#### WORK REQUEST
Would you return the lines from the one that contains "Show the telescoping" to the last line of the entries below, exactly and with nothing added?

#### Collection entries
○ ○ ○ ○ ○ ○ ○
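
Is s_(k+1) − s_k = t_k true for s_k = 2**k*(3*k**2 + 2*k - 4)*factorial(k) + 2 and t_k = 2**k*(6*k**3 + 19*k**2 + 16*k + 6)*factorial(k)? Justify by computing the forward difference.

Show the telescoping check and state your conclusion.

valid (s_(k+1) − s_k reduces to t_k)

s_(k+1) = 2**(k + 1)*(2*k + 3*(k + 1)**2 - 2)*factorial(k + 1) + 2
s_(k+1) − s_k = 2**k*(6*k**3 + 19*k**2 + 16*k + 6)*factorial(k)
(s_(k+1) − s_k) − t_k = 0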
○ ○ ○ ○ ○ ○ ○
#### RESPONSE TO THIS EXERCISE
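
Show the telescoping check and state your conclusion.

valid (s_(k+1) − s_k reduces to t_k)

s_(k+1) = 2**(k + 1)*(2*k + 3*(k + 1)**2 - 2)*factorial(k + 1) + 2
s_(k+1) − s_k = 2**k*(6*k**3 + 19*k**2 + 16*k + 6)*factorial(k)
(s_(k+1) − s_k) − t_k = 0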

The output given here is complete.